Copy all of the data below without altering a single line.
(Data for this exercise)
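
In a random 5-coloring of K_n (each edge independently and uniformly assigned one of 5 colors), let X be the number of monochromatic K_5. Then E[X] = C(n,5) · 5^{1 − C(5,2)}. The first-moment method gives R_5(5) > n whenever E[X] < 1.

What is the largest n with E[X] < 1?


We need C(n, 5) · 5^{1 − 10} < 1, i.e. C(n, 5) < 5^{10 − 1} = 1953125.
Check values of n near the boundary:
  n = 45: C(45, 5) = 1221759; 1221759 < 1953125? YES
  n = 46: C(46, 5) = 1370754; 1370754 < 1953125? YES
  n = 47: C(47, 5) = 1533939; 1533939 < 1953125? YES
  n = 48: C(48, 5) = 1712304; 1712304 < 1953125? YES
  n = 49: C(49, 5) = 1906884; 1906884 < 1953125? YES
  n = 50: C(50, 5) = 2118760; 2118760 < 1953125? NO
  n = 51: C(51, 5) = 2349060; 2349060 < 1953125? NO
  n = 52: C(52, 5) = 2598960; 2598960 < 1953125? NO
The largest n with C(n, 5) < 1953125 is n = 49 (where E[X] = 1906884/1953125 ≈ 0.9763246). Hence R_5(5) > 49, i.e. R_5(5) ≥ 50.

Largest n = 49; hence R_5(5) > 49.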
(End Data for this exercise)
§ Answer area:
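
In a random 5-coloring of K_n (each edge independently and uniformly assigned one of 5 colors), let X be the number of monochromatic K_5. Then E[X] = C(n,5) · 5^{1 − C(5,2)}. The first-moment method gives R_5(5) > n whenever E[X] < 1.

What is the largest n with E[X] < 1?


We need C(n, 5) · 5^{1 − 10} < 1, i.e. C(n, 5) < 5^{10 − 1} = 1953125.
Check values of n near the boundary:
  n = 45: C(45, 5) = 1221759; 1221759 < 1953125? YES
  n = 46: C(46, 5) = 1370754; 1370754 < 1953125? YES
  n = 47: C(47, 5) = 1533939; 1533939 < 1953125? YES
  n = 48: C(48, 5) = 1712304; 1712304 < 1953125? YES
  n = 49: C(49, 5) = 1906884; 1906884 < 1953125? YES
  n = 50: C(50, 5) = 2118760; 2118760 < 1953125? NO
  n = 51: C(51, 5) = 2349060; 2349060 < 1953125? NO
  n = 52: C(52, 5) = 2598960; 2598960 < 1953125? NO
The largest n with C(n, 5) < 1953125 is n = 49 (where E[X] = 1906884/1953125 ≈ 0.9763246). Hence R_5(5) > 49, i.e. R_5(5) ≥ 50.

Largest n = 49; hence R_5(5) > 49.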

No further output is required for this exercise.